Send back the records in full, character for character.

"""

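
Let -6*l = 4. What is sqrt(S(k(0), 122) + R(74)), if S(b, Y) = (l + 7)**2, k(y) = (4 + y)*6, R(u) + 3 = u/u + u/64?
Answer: sqrt(22618)/24 ≈ 6.2664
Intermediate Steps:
l = -2/3 (l = -1/6*4 = -2/3 ≈ -0.66667)
R(u) = -2 + u/64 (R(u) = -3 + (u/u + u/64) = -3 + (1 + u*(1/64)) = -3 + (1 + u/64) = -2 + u/64)
k(y) = 24 + 6*y
S(b, Y) = 361/9 (S(b, Y) = (-2/3 + 7)**2 = (19/3)**2 = 361/9)
sqrt(S(k(0), 122) + R(74)) = sqrt(361/9 + (-2 + (1/64)*74)) = sqrt(361/9 + (-2 + 37/32)) = sqrt(361/9 - 27/32) = sqrt(11309/288) = sqrt(22618)/24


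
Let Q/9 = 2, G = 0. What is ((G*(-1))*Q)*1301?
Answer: 0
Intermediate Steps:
Q = 18 (Q = 9*2 = 18)
((G*(-1))*Q)*1301 = ((0*(-1))*18)*1301 = (0*18)*1301 = 0*1301 = 0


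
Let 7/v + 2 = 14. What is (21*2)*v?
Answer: 49/2 ≈ 24.500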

"""

Solved exercise:
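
Let -6*l = 4. What is sqrt(S(k(0), 122) + R(74)), if S(b, Y) = (l + 7)**2, k(y) = (4 + y)*6, R(u) + 3 = u/u + u/64?
Answer: sqrt(22618)/24 ≈ 6.2664
Intermediate Steps:
l = -2/3 (l = -1/6*4 = -2/3 ≈ -0.66667)
R(u) = -2 + u/64 (R(u) = -3 + (u/u + u/64) = -3 + (1 + u*(1/64)) = -3 + (1 + u/64) = -2 + u/64)
k(y) = 24 + 6*y
S(b, Y) = 361/9 (S(b, Y) = (-2/3 + 7)**2 = (19/3)**2 = 361/9)
sqrt(S(k(0), 122) + R(74)) = sqrt(361/9 + (-2 + (1/64)*74)) = sqrt(361/9 + (-2 + 37/32)) = sqrt(361/9 - 27/32) = sqrt(11309/288) = sqrt(22618)/24


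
Let Q/9 = 2, G = 0. What is ((G*(-1))*Q)*1301?
Answer: 0
Intermediate Steps:
Q = 18 (Q = 9*2 = 18)
((G*(-1))*Q)*1301 = ((0*(-1))*18)*1301 = (0*18)*1301 = 0*1301 = 0


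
Let 7/v + 2 = 14. What is (21*2)*v?
Answer: 49/2 ≈ 24.500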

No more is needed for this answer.